Exercise objective — Even where a record seems odd, copy it exactly as it appears below.

Stored items from a collection —
● ● ● ●
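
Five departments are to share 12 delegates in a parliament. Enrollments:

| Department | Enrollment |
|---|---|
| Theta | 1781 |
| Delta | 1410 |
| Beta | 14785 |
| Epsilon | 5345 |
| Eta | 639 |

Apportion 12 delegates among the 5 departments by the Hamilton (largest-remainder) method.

Total 23960; standard divisor 23960/12 ≈ 1996.667.
Standard quotas: Theta 0.8920, Delta 0.7062, Beta 7.4048, Epsilon 2.6770, Eta 0.3200.
Lower quotas: Theta 0, Delta 0, Beta 7, Epsilon 2, Eta 0 (sum 9, leaving 3 seats).
Remainders in descending order: Theta 0.8920, Delta 0.7062, Epsilon 0.6770, Beta 0.4048, Eta 0.3200.
Largest remainders: Theta, Delta, Epsilon receive the extra seats.

Theta 1; Delta 1; Beta 7; Epsilon 3; Eta 0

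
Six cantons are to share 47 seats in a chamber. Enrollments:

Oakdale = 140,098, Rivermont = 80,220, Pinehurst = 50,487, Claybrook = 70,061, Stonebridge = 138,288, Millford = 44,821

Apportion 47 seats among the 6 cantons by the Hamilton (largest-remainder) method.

Oakdale 13; Rivermont 7; Pinehurst 5; Claybrook 6; Stonebridge 12; Millford 4

The standard divisor is 523975/47 ≈ 11148.404.
Standard quotas: Oakdale 12.5666, Rivermont 7.1956, Pinehurst 4.5286, Claybrook 6.2844, Stonebridge 12.4043, Millford 4.0204.
Lower quotas: Oakdale 12, Rivermont 7, Pinehurst 4, Claybrook 6, Stonebridge 12, Millford 4 (sum 45, leaving 2 seats).
Remainders in descending order: Oakdale 0.5666, Pinehurst 0.5286, Stonebridge 0.4043, Claybrook 0.2844, Rivermont 0.1956, Millford 0.0204.
Largest remainders: Oakdale, Pinehurst receive the extra seats.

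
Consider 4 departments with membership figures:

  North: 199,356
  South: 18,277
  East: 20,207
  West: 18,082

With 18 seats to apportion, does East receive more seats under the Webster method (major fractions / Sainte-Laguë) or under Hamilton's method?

Webster: North 15, South 1, East 1, West 1.
Hamilton: North 14, South 1, East 2, West 1.
East gets 1 under Webster and 2 under Hamilton.

Hamilton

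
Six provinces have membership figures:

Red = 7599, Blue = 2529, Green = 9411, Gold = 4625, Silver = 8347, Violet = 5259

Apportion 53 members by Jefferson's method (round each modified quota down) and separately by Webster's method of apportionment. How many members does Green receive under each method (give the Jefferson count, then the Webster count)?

14 and 13

Jefferson: Red 11, Blue 3, Green 14, Gold 6, Silver 12, Violet 7.
Webster: Red 11, Blue 4, Green 13, Gold 6, Silver 12, Violet 7.
Green gets 14 under Jefferson and 13 under Webster.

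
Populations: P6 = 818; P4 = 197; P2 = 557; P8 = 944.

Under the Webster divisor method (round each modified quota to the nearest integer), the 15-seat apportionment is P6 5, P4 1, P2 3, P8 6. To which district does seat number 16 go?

P2

Priority for the next seat is population ÷ (current seats + 0.5).
Priorities: P6 148.727, P4 131.333, P2 159.143, P8 145.231.
Highest priority: P2.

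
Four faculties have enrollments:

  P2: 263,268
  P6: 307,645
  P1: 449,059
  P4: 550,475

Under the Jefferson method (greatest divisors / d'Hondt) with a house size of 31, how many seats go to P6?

Standard divisor 1570447/31 ≈ 50659.581; standard quotas: P2 5.197, P6 6.073, P1 8.864, P4 10.866.
Rounding down gives 5, 6, 8, 10 = 29 seats, so the divisor must be adjusted.
With modified divisor 47900: modified quotas P2 5.496, P6 6.423, P1 9.375, P4 11.492.
Rounding down: P2 5, P6 6, P1 9, P4 11 (total 31).
P6 receives 6.

6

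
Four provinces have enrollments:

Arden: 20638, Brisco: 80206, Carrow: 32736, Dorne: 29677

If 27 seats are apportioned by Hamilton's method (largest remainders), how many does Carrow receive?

Total 163257; standard divisor 163257/27 ≈ 6046.556.
Standard quotas: Arden 3.4132, Brisco 13.2647, Carrow 5.4140, Dorne 4.9081.
Lower quotas: Arden 3, Brisco 13, Carrow 5, Dorne 4 (sum 25, leaving 2 seats).
Remainders in descending order: Dorne 0.9081, Carrow 0.4140, Arden 0.4132, Brisco 0.2647.
The surplus seats go to Dorne, Carrow.
Carrow receives 6.

6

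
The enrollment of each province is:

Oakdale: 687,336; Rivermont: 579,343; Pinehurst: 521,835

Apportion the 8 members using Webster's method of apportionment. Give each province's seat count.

Oakdale 3; Rivermont 3; Pinehurst 2

Standard divisor 1788514/8 ≈ 223564.25; standard quotas: Oakdale 3.074, Rivermont 2.591, Pinehurst 2.334.
Rounding to the nearest integer gives Oakdale 3, Rivermont 3, Pinehurst 2 — total 8, matching the house size, so no adjustment is needed.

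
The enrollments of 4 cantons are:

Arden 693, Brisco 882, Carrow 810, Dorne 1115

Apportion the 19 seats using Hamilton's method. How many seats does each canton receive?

Arden 4; Brisco 5; Carrow 4; Dorne 6

The standard divisor is 3500/19 ≈ 184.211.
Standard quotas: Arden 3.762, Brisco 4.788, Carrow 4.397, Dorne 6.053.
Lower quotas: Arden 3, Brisco 4, Carrow 4, Dorne 6 (sum 17, leaving 2 seats).
Remainders in descending order: Brisco 0.788, Arden 0.762, Carrow 0.397, Dorne 0.053.
The surplus seats go to Brisco, Arden.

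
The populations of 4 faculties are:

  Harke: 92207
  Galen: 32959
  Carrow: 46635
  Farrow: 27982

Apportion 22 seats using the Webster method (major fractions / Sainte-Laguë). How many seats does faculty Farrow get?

Standard divisor 199783/22 ≈ 9081.045; standard quotas: Harke 10.154, Galen 3.629, Carrow 5.135, Farrow 3.081.
Rounding to the nearest integer gives Harke 10, Galen 4, Carrow 5, Farrow 3 — total 22, matching the house size, so no adjustment is needed.
Farrow receives 3.

3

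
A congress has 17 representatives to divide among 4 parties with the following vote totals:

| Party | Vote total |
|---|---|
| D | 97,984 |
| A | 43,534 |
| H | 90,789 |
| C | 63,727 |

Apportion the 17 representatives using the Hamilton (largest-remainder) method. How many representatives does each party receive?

D=6, A=2, H=5, C=4

The standard divisor is 296034/17 ≈ 17413.765.
Standard quotas: D 5.6268, A 2.5000, H 5.2136, C 3.6596.
Lower quotas: D 5, A 2, H 5, C 3 (sum 15, leaving 2 seats).
Remainders in descending order: C 0.6596, D 0.6268, A 0.5000, H 0.2136.
The surplus seats go to C, D.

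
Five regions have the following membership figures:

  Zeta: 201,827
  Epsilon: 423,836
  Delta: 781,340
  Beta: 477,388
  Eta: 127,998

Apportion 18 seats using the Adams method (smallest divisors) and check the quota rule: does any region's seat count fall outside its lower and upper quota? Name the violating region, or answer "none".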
● ● ● ●
Answer below —
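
Five departments are to share 12 delegates in a parliament. Enrollments:

| Department | Enrollment |
|---|---|
| Theta | 1781 |
| Delta | 1410 |
| Beta | 14785 |
| Epsilon | 5345 |
| Eta | 639 |

Apportion 12 delegates among the 5 departments by the Hamilton (largest-remainder) method.

Total 23960; standard divisor 23960/12 ≈ 1996.667.
Standard quotas: Theta 0.8920, Delta 0.7062, Beta 7.4048, Epsilon 2.6770, Eta 0.3200.
Lower quotas: Theta 0, Delta 0, Beta 7, Epsilon 2, Eta 0 (sum 9, leaving 3 seats).
Remainders in descending order: Theta 0.8920, Delta 0.7062, Epsilon 0.6770, Beta 0.4048, Eta 0.3200.
Largest remainders: Theta, Delta, Epsilon receive the extra seats.

Theta 1; Delta 1; Beta 7; Epsilon 3; Eta 0

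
Six cantons are to share 47 seats in a chamber. Enrollments:

Oakdale = 140,098, Rivermont = 80,220, Pinehurst = 50,487, Claybrook = 70,061, Stonebridge = 138,288, Millford = 44,821

Apportion 47 seats among the 6 cantons by the Hamilton (largest-remainder) method.

Oakdale 13; Rivermont 7; Pinehurst 5; Claybrook 6; Stonebridge 12; Millford 4

The standard divisor is 523975/47 ≈ 11148.404.
Standard quotas: Oakdale 12.5666, Rivermont 7.1956, Pinehurst 4.5286, Claybrook 6.2844, Stonebridge 12.4043, Millford 4.0204.
Lower quotas: Oakdale 12, Rivermont 7, Pinehurst 4, Claybrook 6, Stonebridge 12, Millford 4 (sum 45, leaving 2 seats).
Remainders in descending order: Oakdale 0.5666, Pinehurst 0.5286, Stonebridge 0.4043, Claybrook 0.2844, Rivermont 0.1956, Millford 0.0204.
Largest remainders: Oakdale, Pinehurst receive the extra seats.

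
Consider 4 departments with membership figures:

  North: 199,356
  South: 18,277
  East: 20,207
  West: 18,082

With 18 seats to apportion, does East receive more seats under the Webster method (major fractions / Sainte-Laguë) or under Hamilton's method?

Webster: North 15, South 1, East 1, West 1.
Hamilton: North 14, South 1, East 2, West 1.
East gets 1 under Webster and 2 under Hamilton.

Hamilton

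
Six provinces have membership figures:

Red = 7599, Blue = 2529, Green = 9411, Gold = 4625, Silver = 8347, Violet = 5259

Apportion 53 members by Jefferson's method (round each modified quota down) and separately by Webster's method of apportionment. How many members does Green receive under each method (give the Jefferson count, then the Webster count)?

14 and 13

Jefferson: Red 11, Blue 3, Green 14, Gold 6, Silver 12, Violet 7.
Webster: Red 11, Blue 4, Green 13, Gold 6, Silver 12, Violet 7.
Green gets 14 under Jefferson and 13 under Webster.

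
Populations: P6 = 818; P4 = 197; P2 = 557; P8 = 944.

Under the Webster divisor method (round each modified quota to the nearest integer), the 15-seat apportionment is P6 5, P4 1, P2 3, P8 6. To which district does seat number 16 go?

P2

Priority for the next seat is population ÷ (current seats + 0.5).
Priorities: P6 148.727, P4 131.333, P2 159.143, P8 145.231.
Highest priority: P2.

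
Four faculties have enrollments:

  P2: 263,268
  P6: 307,645
  P1: 449,059
  P4: 550,475

Under the Jefferson method (greatest divisors / d'Hondt) with a house size of 31, how many seats go to P6?

Standard divisor 1570447/31 ≈ 50659.581; standard quotas: P2 5.197, P6 6.073, P1 8.864, P4 10.866.
Rounding down gives 5, 6, 8, 10 = 29 seats, so the divisor must be adjusted.
With modified divisor 47900: modified quotas P2 5.496, P6 6.423, P1 9.375, P4 11.492.
Rounding down: P2 5, P6 6, P1 9, P4 11 (total 31).
P6 receives 6.

6

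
Four provinces have enrollments:

Arden: 20638, Brisco: 80206, Carrow: 32736, Dorne: 29677

If 27 seats are apportioned by Hamilton's method (largest remainders), how many does Carrow receive?

Total 163257; standard divisor 163257/27 ≈ 6046.556.
Standard quotas: Arden 3.4132, Brisco 13.2647, Carrow 5.4140, Dorne 4.9081.
Lower quotas: Arden 3, Brisco 13, Carrow 5, Dorne 4 (sum 25, leaving 2 seats).
Remainders in descending order: Dorne 0.9081, Carrow 0.4140, Arden 0.4132, Brisco 0.2647.
The surplus seats go to Dorne, Carrow.
Carrow receives 6.

6

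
The enrollment of each province is:

Oakdale: 687,336; Rivermont: 579,343; Pinehurst: 521,835

Apportion the 8 members using Webster's method of apportionment. Give each province's seat count.

Oakdale 3; Rivermont 3; Pinehurst 2

Standard divisor 1788514/8 ≈ 223564.25; standard quotas: Oakdale 3.074, Rivermont 2.591, Pinehurst 2.334.
Rounding to the nearest integer gives Oakdale 3, Rivermont 3, Pinehurst 2 — total 8, matching the house size, so no adjustment is needed.

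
The enrollments of 4 cantons are:

Arden 693, Brisco 882, Carrow 810, Dorne 1115

Apportion the 19 seats using Hamilton's method. How many seats does each canton receive?

Arden 4; Brisco 5; Carrow 4; Dorne 6

The standard divisor is 3500/19 ≈ 184.211.
Standard quotas: Arden 3.762, Brisco 4.788, Carrow 4.397, Dorne 6.053.
Lower quotas: Arden 3, Brisco 4, Carrow 4, Dorne 6 (sum 17, leaving 2 seats).
Remainders in descending order: Brisco 0.788, Arden 0.762, Carrow 0.397, Dorne 0.053.
The surplus seats go to Brisco, Arden.

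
The populations of 4 faculties are:

  Harke: 92207
  Galen: 32959
  Carrow: 46635
  Farrow: 27982

Apportion 22 seats using the Webster method (major fractions / Sainte-Laguë). How many seats does faculty Farrow get?

Standard divisor 199783/22 ≈ 9081.045; standard quotas: Harke 10.154, Galen 3.629, Carrow 5.135, Farrow 3.081.
Rounding to the nearest integer gives Harke 10, Galen 4, Carrow 5, Farrow 3 — total 22, matching the house size, so no adjustment is needed.
Farrow receives 3.

3

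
A congress has 17 representatives to divide among 4 parties with the following vote totals:

| Party | Vote total |
|---|---|
| D | 97,984 |
| A | 43,534 |
| H | 90,789 |
| C | 63,727 |

Apportion the 17 representatives using the Hamilton (largest-remainder) method. How many representatives does each party receive?

D=6, A=2, H=5, C=4

The standard divisor is 296034/17 ≈ 17413.765.
Standard quotas: D 5.6268, A 2.5000, H 5.2136, C 3.6596.
Lower quotas: D 5, A 2, H 5, C 3 (sum 15, leaving 2 seats).
Remainders in descending order: C 0.6596, D 0.6268, A 0.5000, H 0.2136.
The surplus seats go to C, D.

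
Five regions have the following membership figures:

  Zeta: 201,827
  Epsilon: 423,836
  Delta: 781,340
  Beta: 477,388
  Eta: 127,998

Apportion 18 seats using the Adams method (smallest divisors) and check the quota rule: does any region's seat count fall outside its lower and upper quota? Name the violating region, or answer "none".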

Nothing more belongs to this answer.